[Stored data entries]
____

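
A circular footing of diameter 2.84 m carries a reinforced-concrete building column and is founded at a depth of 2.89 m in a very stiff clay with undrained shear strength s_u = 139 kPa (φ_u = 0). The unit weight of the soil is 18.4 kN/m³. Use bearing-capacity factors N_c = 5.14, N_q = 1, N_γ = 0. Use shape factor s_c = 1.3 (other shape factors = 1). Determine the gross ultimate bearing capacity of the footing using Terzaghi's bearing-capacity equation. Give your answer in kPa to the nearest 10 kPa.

q = γ·D_f = 18.4 × 2.89 = 53.176 kPa.
c·N_c·s_c = 139 × 5.14 × 1.3 = 928.8 kPa
q·N_q = 53.176 × 1 = 53.176 kPa
q_ult = 928.8 + 53.176 = 981.97 kPa.

q_ult ≈ 980 kPa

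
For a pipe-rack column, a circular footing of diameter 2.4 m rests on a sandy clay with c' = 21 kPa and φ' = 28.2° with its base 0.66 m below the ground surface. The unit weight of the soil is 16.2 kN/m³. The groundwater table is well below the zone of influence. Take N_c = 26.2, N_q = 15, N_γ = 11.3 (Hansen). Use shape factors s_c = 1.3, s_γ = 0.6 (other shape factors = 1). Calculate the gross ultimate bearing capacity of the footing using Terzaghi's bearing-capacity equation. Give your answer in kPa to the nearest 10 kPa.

Effective surcharge at the founding depth q = γ·D_f = 16.2 × 0.66 = 10.692 kPa.
q_ult = c·N_c·s_c + q·N_q + 0.5·γ·B·N_γ·s_γ
     = 21 × 26.2 × 1.3 + 10.692 × 15 + 0.5 × 16.2 × 2.4 × 11.3 × 0.6
     = 715.26 + 160.38 + 131.8 = 1007.4 kPa.

q_ult ≈ 1010 kPa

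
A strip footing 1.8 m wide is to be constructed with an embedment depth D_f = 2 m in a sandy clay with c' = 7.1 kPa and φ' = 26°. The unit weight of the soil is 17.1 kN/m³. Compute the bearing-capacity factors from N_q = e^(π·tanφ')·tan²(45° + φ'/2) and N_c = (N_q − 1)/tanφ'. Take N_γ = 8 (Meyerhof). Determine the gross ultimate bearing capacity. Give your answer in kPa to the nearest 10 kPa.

q_ult ≈ 690 kPa

tan26° = 0.4877, so N_q = e^(π×0.4877)·tan²(58°) = 4.629 × 2.561 = 11.85.
N_c = (11.85 − 1)/tan26° = 22.25.
Effective surcharge at the founding depth q = γ·D_f = 17.1 × 2 = 34.2 kPa.
q_ult = c·N_c + q·N_q + 0.5·γ·B·N_γ
     = 7.1 × 22.254 + 34.2 × 11.854 + 0.5 × 17.1 × 1.8 × 8
     = 158.01 + 405.41 + 123.12 = 686.54 kPa.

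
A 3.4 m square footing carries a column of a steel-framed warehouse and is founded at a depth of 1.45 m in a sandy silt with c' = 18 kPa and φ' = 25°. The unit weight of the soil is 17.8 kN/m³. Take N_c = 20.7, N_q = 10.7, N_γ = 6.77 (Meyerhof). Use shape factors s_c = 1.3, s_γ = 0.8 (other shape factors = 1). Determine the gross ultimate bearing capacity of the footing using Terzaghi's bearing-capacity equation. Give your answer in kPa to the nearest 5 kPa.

q_ult ≈ 925 kPa

Effective surcharge at the founding depth q = γ·D_f = 17.8 × 1.45 = 25.81 kPa.
q_ult = c·N_c·s_c + q·N_q + 0.5·γ·B·N_γ·s_γ
     = 18 × 20.7 × 1.3 + 25.81 × 10.7 + 0.5 × 17.8 × 3.4 × 6.77 × 0.8
     = 484.38 + 276.17 + 163.89 = 924.44 kPa.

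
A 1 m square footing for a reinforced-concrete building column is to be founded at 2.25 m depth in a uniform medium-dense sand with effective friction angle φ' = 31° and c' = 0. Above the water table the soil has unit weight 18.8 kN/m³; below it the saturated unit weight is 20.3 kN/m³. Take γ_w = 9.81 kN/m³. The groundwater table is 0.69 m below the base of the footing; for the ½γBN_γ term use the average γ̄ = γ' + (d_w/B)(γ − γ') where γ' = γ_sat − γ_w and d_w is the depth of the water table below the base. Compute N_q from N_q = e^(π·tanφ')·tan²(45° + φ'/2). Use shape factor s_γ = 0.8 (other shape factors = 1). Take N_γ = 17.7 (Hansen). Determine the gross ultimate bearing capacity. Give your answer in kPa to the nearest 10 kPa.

tan31° = 0.6009, so N_q = e^(π×0.6009)·tan²(60.5°) = 6.604 × 3.124 = 20.63.
q = γ·D_f = 18.8 × 2.25 = 42.3 kPa.
γ' = 10.49 kN/m³; averaging over the depth B below the base, γ̄ = γ' + (d_w/B)(γ − γ') = 16.224 kN/m³.
q·N_q = 42.3 × 20.631 = 872.68 kPa
0.5·γ·B·N_γ·s_γ = 0.5 × 16.224 × 1 × 17.7 × 0.8 = 114.87 kPa
q_ult = 872.68 + 114.87 = 987.55 kPa.

q_ult ≈ 990 kPa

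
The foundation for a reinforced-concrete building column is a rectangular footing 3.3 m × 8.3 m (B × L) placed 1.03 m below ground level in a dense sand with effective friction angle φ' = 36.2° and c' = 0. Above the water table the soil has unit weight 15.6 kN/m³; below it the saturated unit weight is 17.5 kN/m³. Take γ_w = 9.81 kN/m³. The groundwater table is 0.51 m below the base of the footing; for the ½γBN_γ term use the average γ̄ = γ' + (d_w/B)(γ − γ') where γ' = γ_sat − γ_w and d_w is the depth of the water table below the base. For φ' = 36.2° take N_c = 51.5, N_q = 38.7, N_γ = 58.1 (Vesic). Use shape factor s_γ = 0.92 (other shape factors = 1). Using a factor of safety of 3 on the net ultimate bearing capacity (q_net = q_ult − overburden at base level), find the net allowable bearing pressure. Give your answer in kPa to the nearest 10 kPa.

Effective surcharge at the founding depth q = γ·D_f = 15.6 × 1.03 = 16.068 kPa.
With d_w = 0.51 m < B, γ̄ = 7.69 + (0.51/3.3) × (15.6 − 7.69) = 8.9125 kN/m³.
q_ult = q·N_q + 0.5·γ·B·N_γ·s_γ
     = 16.068 × 38.7 + 0.5 × 8.9125 × 3.3 × 58.1 × 0.92
     = 621.83 + 786.04 = 1407.9 kPa.
q_net = 1407.9 − 16.068 = 1391.8 kPa.
q_all(net) = 1391.8 / 3 = 463.93 kPa.

q_all(net) ≈ 460 kPa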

____

■ **Exercise brief**:
Restate each entry exactly, skipping none.

■ **Expected answer**:
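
A circular footing of diameter 2.84 m carries a reinforced-concrete building column and is founded at a depth of 2.89 m in a very stiff clay with undrained shear strength s_u = 139 kPa (φ_u = 0). The unit weight of the soil is 18.4 kN/m³. Use bearing-capacity factors N_c = 5.14, N_q = 1, N_γ = 0. Use shape factor s_c = 1.3 (other shape factors = 1). Determine the gross ultimate bearing capacity of the footing using Terzaghi's bearing-capacity equation. Give your answer in kPa to the nearest 10 kPa.

q = γ·D_f = 18.4 × 2.89 = 53.176 kPa.
c·N_c·s_c = 139 × 5.14 × 1.3 = 928.8 kPa
q·N_q = 53.176 × 1 = 53.176 kPa
q_ult = 928.8 + 53.176 = 981.97 kPa.

q_ult ≈ 980 kPa

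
For a pipe-rack column, a circular footing of diameter 2.4 m rests on a sandy clay with c' = 21 kPa and φ' = 28.2° with its base 0.66 m below the ground surface. The unit weight of the soil is 16.2 kN/m³. The groundwater table is well below the zone of influence. Take N_c = 26.2, N_q = 15, N_γ = 11.3 (Hansen). Use shape factors s_c = 1.3, s_γ = 0.6 (other shape factors = 1). Calculate the gross ultimate bearing capacity of the footing using Terzaghi's bearing-capacity equation. Give your answer in kPa to the nearest 10 kPa.

Effective surcharge at the founding depth q = γ·D_f = 16.2 × 0.66 = 10.692 kPa.
q_ult = c·N_c·s_c + q·N_q + 0.5·γ·B·N_γ·s_γ
     = 21 × 26.2 × 1.3 + 10.692 × 15 + 0.5 × 16.2 × 2.4 × 11.3 × 0.6
     = 715.26 + 160.38 + 131.8 = 1007.4 kPa.

q_ult ≈ 1010 kPa

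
A strip footing 1.8 m wide is to be constructed with an embedment depth D_f = 2 m in a sandy clay with c' = 7.1 kPa and φ' = 26°. The unit weight of the soil is 17.1 kN/m³. Compute the bearing-capacity factors from N_q = e^(π·tanφ')·tan²(45° + φ'/2) and N_c = (N_q − 1)/tanφ'. Take N_γ = 8 (Meyerhof). Determine the gross ultimate bearing capacity. Give your answer in kPa to the nearest 10 kPa.

q_ult ≈ 690 kPa

tan26° = 0.4877, so N_q = e^(π×0.4877)·tan²(58°) = 4.629 × 2.561 = 11.85.
N_c = (11.85 − 1)/tan26° = 22.25.
Effective surcharge at the founding depth q = γ·D_f = 17.1 × 2 = 34.2 kPa.
q_ult = c·N_c + q·N_q + 0.5·γ·B·N_γ
     = 7.1 × 22.254 + 34.2 × 11.854 + 0.5 × 17.1 × 1.8 × 8
     = 158.01 + 405.41 + 123.12 = 686.54 kPa.

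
A 3.4 m square footing carries a column of a steel-framed warehouse and is founded at a depth of 1.45 m in a sandy silt with c' = 18 kPa and φ' = 25°. The unit weight of the soil is 17.8 kN/m³. Take N_c = 20.7, N_q = 10.7, N_γ = 6.77 (Meyerhof). Use shape factors s_c = 1.3, s_γ = 0.8 (other shape factors = 1). Determine the gross ultimate bearing capacity of the footing using Terzaghi's bearing-capacity equation. Give your answer in kPa to the nearest 5 kPa.

q_ult ≈ 925 kPa

Effective surcharge at the founding depth q = γ·D_f = 17.8 × 1.45 = 25.81 kPa.
q_ult = c·N_c·s_c + q·N_q + 0.5·γ·B·N_γ·s_γ
     = 18 × 20.7 × 1.3 + 25.81 × 10.7 + 0.5 × 17.8 × 3.4 × 6.77 × 0.8
     = 484.38 + 276.17 + 163.89 = 924.44 kPa.

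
A 1 m square footing for a reinforced-concrete building column is to be founded at 2.25 m depth in a uniform medium-dense sand with effective friction angle φ' = 31° and c' = 0. Above the water table the soil has unit weight 18.8 kN/m³; below it the saturated unit weight is 20.3 kN/m³. Take γ_w = 9.81 kN/m³. The groundwater table is 0.69 m below the base of the footing; for the ½γBN_γ term use the average γ̄ = γ' + (d_w/B)(γ − γ') where γ' = γ_sat − γ_w and d_w is the depth of the water table below the base. Compute N_q from N_q = e^(π·tanφ')·tan²(45° + φ'/2). Use shape factor s_γ = 0.8 (other shape factors = 1). Take N_γ = 17.7 (Hansen). Determine the gross ultimate bearing capacity. Give your answer in kPa to the nearest 10 kPa.

tan31° = 0.6009, so N_q = e^(π×0.6009)·tan²(60.5°) = 6.604 × 3.124 = 20.63.
q = γ·D_f = 18.8 × 2.25 = 42.3 kPa.
γ' = 10.49 kN/m³; averaging over the depth B below the base, γ̄ = γ' + (d_w/B)(γ − γ') = 16.224 kN/m³.
q·N_q = 42.3 × 20.631 = 872.68 kPa
0.5·γ·B·N_γ·s_γ = 0.5 × 16.224 × 1 × 17.7 × 0.8 = 114.87 kPa
q_ult = 872.68 + 114.87 = 987.55 kPa.

q_ult ≈ 990 kPa

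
The foundation for a reinforced-concrete building column is a rectangular footing 3.3 m × 8.3 m (B × L) placed 1.03 m below ground level in a dense sand with effective friction angle φ' = 36.2° and c' = 0. Above the water table the soil has unit weight 15.6 kN/m³; below it the saturated unit weight is 17.5 kN/m³. Take γ_w = 9.81 kN/m³. The groundwater table is 0.51 m below the base of the footing; for the ½γBN_γ term use the average γ̄ = γ' + (d_w/B)(γ − γ') where γ' = γ_sat − γ_w and d_w is the depth of the water table below the base. For φ' = 36.2° take N_c = 51.5, N_q = 38.7, N_γ = 58.1 (Vesic). Use shape factor s_γ = 0.92 (other shape factors = 1). Using a factor of safety of 3 on the net ultimate bearing capacity (q_net = q_ult − overburden at base level), find the net allowable bearing pressure. Give your answer in kPa to the nearest 10 kPa.

Effective surcharge at the founding depth q = γ·D_f = 15.6 × 1.03 = 16.068 kPa.
With d_w = 0.51 m < B, γ̄ = 7.69 + (0.51/3.3) × (15.6 − 7.69) = 8.9125 kN/m³.
q_ult = q·N_q + 0.5·γ·B·N_γ·s_γ
     = 16.068 × 38.7 + 0.5 × 8.9125 × 3.3 × 58.1 × 0.92
     = 621.83 + 786.04 = 1407.9 kPa.
q_net = 1407.9 − 16.068 = 1391.8 kPa.
q_all(net) = 1391.8 / 3 = 463.93 kPa.

q_all(net) ≈ 460 kPa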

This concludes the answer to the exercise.